Saved entries
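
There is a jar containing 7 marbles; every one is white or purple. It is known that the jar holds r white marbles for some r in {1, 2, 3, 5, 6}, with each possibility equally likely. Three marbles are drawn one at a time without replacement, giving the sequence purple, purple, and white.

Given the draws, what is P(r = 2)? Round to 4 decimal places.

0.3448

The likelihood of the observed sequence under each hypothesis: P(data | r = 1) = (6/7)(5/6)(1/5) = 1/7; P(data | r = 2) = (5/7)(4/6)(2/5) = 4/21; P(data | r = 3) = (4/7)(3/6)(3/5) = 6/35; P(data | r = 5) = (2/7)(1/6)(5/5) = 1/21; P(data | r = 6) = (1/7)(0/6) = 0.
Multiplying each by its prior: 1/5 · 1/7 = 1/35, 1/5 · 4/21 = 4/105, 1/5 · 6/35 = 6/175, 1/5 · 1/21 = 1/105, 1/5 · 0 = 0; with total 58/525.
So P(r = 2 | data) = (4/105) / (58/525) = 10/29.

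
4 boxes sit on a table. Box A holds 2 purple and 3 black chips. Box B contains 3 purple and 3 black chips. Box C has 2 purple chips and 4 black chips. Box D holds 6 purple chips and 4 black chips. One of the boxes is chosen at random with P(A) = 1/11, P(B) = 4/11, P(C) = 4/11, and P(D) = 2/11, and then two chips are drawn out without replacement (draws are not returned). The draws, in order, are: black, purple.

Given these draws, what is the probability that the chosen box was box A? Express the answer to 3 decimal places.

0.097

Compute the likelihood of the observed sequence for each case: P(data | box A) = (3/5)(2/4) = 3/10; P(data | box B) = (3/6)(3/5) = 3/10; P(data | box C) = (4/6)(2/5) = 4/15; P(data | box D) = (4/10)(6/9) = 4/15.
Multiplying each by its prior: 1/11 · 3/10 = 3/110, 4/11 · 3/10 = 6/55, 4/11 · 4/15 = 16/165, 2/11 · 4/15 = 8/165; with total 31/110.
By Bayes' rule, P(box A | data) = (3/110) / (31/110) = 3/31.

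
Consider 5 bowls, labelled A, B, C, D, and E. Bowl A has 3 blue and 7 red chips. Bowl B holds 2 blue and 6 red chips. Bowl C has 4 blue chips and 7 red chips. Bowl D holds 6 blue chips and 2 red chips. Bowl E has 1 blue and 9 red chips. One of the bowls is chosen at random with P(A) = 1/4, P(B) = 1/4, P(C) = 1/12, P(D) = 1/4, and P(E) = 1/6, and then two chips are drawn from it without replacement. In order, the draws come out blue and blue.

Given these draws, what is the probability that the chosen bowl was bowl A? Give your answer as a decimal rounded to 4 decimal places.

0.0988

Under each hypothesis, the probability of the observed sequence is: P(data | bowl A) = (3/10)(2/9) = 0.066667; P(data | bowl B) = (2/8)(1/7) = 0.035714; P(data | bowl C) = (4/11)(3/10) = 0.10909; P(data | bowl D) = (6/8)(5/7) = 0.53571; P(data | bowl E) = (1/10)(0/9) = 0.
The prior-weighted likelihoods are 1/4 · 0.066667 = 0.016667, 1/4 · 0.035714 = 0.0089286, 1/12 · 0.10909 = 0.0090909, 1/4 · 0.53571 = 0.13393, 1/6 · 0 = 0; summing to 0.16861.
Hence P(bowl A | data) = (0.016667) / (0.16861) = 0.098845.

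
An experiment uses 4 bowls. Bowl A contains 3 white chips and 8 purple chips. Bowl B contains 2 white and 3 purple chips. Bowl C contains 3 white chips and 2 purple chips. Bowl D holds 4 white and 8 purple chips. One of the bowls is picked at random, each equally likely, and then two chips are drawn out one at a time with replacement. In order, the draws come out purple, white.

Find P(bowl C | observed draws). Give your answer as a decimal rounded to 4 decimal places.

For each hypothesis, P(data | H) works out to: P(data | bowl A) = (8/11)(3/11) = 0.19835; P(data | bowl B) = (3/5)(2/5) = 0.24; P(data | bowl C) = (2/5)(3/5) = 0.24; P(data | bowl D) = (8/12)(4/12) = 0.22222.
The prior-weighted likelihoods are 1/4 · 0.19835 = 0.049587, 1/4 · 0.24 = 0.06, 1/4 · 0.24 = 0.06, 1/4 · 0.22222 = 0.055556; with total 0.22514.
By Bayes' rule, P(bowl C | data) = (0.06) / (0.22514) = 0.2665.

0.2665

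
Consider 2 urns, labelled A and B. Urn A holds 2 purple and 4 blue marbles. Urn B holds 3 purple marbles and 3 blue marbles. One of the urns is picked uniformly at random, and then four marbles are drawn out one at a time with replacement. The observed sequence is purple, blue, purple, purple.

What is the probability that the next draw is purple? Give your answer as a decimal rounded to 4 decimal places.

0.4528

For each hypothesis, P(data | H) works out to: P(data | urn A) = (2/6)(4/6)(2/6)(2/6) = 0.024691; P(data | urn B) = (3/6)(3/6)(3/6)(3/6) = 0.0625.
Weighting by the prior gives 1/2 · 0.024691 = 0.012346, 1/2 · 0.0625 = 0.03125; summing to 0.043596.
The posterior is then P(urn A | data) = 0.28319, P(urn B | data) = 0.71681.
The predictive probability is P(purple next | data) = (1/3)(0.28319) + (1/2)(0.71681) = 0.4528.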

* * *

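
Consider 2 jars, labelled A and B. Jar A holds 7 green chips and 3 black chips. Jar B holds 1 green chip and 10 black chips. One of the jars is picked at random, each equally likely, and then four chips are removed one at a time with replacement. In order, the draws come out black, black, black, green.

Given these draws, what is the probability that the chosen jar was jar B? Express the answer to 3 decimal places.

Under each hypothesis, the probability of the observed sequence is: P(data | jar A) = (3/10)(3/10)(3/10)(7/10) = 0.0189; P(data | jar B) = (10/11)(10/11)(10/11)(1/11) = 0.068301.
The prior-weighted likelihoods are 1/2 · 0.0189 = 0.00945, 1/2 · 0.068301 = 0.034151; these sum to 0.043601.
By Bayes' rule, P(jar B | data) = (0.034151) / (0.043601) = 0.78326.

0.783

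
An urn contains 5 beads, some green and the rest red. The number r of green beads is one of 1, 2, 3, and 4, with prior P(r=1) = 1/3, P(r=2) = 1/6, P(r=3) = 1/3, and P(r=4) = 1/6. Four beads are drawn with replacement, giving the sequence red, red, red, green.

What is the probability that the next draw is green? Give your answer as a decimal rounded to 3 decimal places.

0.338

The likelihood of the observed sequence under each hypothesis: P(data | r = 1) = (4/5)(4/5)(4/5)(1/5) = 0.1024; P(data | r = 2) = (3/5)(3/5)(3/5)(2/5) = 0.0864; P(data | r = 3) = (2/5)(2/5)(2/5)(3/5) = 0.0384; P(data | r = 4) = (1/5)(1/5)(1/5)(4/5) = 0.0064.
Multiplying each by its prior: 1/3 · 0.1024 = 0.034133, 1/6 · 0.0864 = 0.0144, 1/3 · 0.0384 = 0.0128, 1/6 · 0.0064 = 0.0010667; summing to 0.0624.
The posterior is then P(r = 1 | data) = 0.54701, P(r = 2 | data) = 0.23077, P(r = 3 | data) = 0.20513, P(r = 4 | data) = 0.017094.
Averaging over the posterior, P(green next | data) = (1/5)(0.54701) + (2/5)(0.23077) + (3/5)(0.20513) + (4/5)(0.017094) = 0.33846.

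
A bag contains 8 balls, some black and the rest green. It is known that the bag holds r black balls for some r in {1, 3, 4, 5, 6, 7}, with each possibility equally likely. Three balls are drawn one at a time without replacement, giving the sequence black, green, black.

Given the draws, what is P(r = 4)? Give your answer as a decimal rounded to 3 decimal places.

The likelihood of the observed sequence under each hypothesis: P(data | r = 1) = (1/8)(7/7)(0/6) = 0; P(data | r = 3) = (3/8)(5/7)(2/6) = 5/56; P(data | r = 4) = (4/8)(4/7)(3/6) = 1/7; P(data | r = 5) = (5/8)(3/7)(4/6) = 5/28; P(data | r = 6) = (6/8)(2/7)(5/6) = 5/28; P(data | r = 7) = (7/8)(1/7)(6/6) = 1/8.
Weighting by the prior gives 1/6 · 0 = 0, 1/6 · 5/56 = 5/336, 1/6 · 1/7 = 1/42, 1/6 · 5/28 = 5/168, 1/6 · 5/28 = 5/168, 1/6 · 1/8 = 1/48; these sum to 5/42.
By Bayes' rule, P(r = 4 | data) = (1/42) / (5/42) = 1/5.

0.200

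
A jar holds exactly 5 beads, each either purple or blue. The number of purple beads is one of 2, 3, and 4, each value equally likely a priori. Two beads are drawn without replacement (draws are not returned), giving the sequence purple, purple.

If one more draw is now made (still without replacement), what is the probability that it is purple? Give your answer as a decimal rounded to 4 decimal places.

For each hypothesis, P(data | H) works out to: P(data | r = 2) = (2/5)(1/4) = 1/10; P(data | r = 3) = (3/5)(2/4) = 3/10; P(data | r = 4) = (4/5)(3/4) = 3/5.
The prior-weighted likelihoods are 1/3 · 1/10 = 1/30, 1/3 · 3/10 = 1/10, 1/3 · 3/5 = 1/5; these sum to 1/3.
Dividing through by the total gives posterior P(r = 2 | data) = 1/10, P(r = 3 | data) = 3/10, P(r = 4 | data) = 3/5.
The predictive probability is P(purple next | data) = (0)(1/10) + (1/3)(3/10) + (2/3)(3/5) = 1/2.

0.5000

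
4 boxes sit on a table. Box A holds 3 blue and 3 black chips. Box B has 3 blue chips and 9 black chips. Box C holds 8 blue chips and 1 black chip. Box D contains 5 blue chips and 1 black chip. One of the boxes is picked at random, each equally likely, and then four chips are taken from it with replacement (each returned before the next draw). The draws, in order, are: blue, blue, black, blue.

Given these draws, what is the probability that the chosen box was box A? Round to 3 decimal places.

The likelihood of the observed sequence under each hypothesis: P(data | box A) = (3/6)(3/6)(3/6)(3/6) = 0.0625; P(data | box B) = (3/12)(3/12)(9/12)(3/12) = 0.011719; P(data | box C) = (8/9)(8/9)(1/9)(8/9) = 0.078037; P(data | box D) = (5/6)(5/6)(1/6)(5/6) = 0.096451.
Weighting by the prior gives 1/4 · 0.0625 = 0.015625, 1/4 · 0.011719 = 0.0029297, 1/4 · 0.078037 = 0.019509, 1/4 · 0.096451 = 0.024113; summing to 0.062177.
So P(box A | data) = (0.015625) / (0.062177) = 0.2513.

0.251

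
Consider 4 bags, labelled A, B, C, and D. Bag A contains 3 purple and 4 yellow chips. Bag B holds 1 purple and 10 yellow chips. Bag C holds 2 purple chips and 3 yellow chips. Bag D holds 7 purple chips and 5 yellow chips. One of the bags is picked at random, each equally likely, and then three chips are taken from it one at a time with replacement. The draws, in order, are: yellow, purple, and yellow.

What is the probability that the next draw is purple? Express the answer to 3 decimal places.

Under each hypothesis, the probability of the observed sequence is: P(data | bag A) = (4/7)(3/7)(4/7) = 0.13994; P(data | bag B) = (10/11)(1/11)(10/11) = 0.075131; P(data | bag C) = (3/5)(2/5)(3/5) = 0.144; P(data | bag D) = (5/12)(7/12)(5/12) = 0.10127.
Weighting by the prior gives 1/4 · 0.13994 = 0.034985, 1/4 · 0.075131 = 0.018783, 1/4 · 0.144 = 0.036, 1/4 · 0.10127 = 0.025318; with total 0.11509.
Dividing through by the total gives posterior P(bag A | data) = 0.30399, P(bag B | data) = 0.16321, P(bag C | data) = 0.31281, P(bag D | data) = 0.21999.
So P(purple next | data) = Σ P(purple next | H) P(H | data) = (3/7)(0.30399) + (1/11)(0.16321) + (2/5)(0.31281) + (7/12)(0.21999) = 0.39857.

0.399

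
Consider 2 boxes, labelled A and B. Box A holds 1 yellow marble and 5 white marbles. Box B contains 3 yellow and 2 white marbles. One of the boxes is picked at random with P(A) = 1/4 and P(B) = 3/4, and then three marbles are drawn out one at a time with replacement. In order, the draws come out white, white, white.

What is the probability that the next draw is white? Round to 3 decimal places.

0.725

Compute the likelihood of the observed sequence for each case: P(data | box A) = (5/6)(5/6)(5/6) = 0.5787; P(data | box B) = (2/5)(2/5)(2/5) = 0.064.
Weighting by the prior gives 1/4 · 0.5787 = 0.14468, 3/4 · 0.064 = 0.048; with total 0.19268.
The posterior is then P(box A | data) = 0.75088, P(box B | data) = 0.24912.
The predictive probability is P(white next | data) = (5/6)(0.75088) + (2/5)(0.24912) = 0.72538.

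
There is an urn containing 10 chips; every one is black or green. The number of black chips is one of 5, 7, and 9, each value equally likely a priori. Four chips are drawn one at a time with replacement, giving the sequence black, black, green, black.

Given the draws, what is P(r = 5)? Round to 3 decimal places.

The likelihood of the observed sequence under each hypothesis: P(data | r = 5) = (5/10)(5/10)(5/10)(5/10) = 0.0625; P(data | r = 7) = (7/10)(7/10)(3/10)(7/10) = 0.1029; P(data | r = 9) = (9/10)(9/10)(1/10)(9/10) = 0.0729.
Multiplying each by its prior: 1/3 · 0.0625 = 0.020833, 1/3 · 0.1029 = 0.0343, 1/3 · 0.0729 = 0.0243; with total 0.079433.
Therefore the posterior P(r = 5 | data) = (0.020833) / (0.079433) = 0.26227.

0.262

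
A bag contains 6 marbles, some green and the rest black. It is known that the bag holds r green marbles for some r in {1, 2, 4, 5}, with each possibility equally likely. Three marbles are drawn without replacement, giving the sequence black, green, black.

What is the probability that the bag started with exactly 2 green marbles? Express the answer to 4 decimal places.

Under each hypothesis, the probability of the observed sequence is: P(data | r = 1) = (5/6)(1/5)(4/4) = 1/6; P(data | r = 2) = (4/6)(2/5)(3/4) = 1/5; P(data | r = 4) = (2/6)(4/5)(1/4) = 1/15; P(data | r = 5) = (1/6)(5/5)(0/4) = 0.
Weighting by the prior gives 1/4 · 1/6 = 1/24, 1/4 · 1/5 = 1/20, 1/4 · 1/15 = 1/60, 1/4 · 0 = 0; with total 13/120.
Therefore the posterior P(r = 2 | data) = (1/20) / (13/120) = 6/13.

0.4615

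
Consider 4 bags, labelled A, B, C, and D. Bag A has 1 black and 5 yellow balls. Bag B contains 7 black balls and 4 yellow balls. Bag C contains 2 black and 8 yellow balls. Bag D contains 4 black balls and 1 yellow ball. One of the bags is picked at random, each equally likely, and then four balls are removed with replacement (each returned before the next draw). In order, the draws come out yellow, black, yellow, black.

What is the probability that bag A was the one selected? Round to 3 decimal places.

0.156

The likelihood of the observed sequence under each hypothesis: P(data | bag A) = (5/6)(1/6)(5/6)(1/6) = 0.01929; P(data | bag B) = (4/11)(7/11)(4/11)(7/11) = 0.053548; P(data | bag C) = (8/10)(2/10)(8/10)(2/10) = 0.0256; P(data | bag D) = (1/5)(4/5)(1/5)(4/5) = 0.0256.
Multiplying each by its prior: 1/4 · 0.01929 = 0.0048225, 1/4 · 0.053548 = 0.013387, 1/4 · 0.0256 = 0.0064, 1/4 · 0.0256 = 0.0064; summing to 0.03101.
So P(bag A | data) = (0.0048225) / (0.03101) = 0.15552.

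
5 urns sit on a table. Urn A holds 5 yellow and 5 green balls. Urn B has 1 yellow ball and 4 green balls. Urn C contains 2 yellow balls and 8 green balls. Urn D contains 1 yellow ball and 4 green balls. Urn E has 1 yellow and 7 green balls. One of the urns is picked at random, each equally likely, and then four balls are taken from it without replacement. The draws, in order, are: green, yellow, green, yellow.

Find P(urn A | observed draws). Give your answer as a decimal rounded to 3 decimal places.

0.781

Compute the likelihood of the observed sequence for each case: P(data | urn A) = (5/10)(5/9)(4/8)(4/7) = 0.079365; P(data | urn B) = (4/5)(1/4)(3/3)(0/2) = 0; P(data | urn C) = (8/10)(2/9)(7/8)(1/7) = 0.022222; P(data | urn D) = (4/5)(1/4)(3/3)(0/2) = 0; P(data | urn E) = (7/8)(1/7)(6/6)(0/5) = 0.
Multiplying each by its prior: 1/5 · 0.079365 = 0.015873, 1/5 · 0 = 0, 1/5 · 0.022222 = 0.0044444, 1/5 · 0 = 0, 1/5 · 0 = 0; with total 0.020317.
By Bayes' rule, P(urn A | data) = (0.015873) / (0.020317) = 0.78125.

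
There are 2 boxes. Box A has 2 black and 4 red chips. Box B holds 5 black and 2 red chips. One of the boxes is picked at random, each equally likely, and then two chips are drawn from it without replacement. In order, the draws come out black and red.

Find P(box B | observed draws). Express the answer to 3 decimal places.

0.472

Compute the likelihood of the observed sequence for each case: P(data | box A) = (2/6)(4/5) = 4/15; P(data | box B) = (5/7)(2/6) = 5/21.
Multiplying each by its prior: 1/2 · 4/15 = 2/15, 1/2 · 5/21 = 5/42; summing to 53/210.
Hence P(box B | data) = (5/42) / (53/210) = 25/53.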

#### EXERCISE DETAILS
Reproduce exactly the entries above, limited to the lines from the one with "Given these draws, what is the probability that the chosen bowl" through the one with "An experiment uses", both included.

#### EXPECTED OUTPUT
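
Given these draws, what is the probability that the chosen bowl was bowl A? Give your answer as a decimal rounded to 4 decimal places.

0.0988

Under each hypothesis, the probability of the observed sequence is: P(data | bowl A) = (3/10)(2/9) = 0.066667; P(data | bowl B) = (2/8)(1/7) = 0.035714; P(data | bowl C) = (4/11)(3/10) = 0.10909; P(data | bowl D) = (6/8)(5/7) = 0.53571; P(data | bowl E) = (1/10)(0/9) = 0.
The prior-weighted likelihoods are 1/4 · 0.066667 = 0.016667, 1/4 · 0.035714 = 0.0089286, 1/12 · 0.10909 = 0.0090909, 1/4 · 0.53571 = 0.13393, 1/6 · 0 = 0; summing to 0.16861.
Hence P(bowl A | data) = (0.016667) / (0.16861) = 0.098845.

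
An experiment uses 4 bowls. Bowl A contains 3 white chips and 8 purple chips. Bowl B contains 2 white and 3 purple chips. Bowl C contains 3 white chips and 2 purple chips. Bowl D holds 4 white and 8 purple chips. One of the bowls is picked at random, each equally likely, and then two chips are drawn out one at a time with replacement. In order, the draws come out purple, white.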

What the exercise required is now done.